▶ What needs to be done
Every line of the data below is to be retyped exactly.
☆ ☆ ☆ ☆ ☆
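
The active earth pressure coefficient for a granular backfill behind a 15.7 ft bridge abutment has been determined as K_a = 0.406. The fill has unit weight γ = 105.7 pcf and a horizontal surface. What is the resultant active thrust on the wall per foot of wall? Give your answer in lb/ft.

P = ½ K_a γ H² = 0.5 × 0.406 × 105.7 × 15.7² = 5289 lb/ft.

5290 lb/ft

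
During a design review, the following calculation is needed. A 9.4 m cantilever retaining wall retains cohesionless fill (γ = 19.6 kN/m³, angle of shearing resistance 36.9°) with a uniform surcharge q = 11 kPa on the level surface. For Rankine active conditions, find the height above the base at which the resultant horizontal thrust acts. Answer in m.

3.30 m

K_a = 0.2497.
Triangular part P₁ = ½K_aγH² = 216.2 at H/3 = 3.133 m; rectangular part P₂ = K_a q H = 25.82 at H/2 = 4.700 m.
ȳ = (P₁·3.133 + P₂·4.700)/(P₁+P₂) = 3.300 m.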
☆ ☆ ☆ ☆ ☆
▶ Exercise answer
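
The active earth pressure coefficient for a granular backfill behind a 15.7 ft bridge abutment has been determined as K_a = 0.406. The fill has unit weight γ = 105.7 pcf and a horizontal surface. What is the resultant active thrust on the wall per foot of wall? Give your answer in lb/ft.

P = ½ K_a γ H² = 0.5 × 0.406 × 105.7 × 15.7² = 5289 lb/ft.

5290 lb/ft

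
During a design review, the following calculation is needed. A 9.4 m cantilever retaining wall retains cohesionless fill (γ = 19.6 kN/m³, angle of shearing resistance 36.9°) with a uniform surcharge q = 11 kPa on the level surface. For Rankine active conditions, find the height above the base at which the resultant horizontal thrust acts. Answer in m.

3.30 m

K_a = 0.2497.
Triangular part P₁ = ½K_aγH² = 216.2 at H/3 = 3.133 m; rectangular part P₂ = K_a q H = 25.82 at H/2 = 4.700 m.
ȳ = (P₁·3.133 + P₂·4.700)/(P₁+P₂) = 3.300 m.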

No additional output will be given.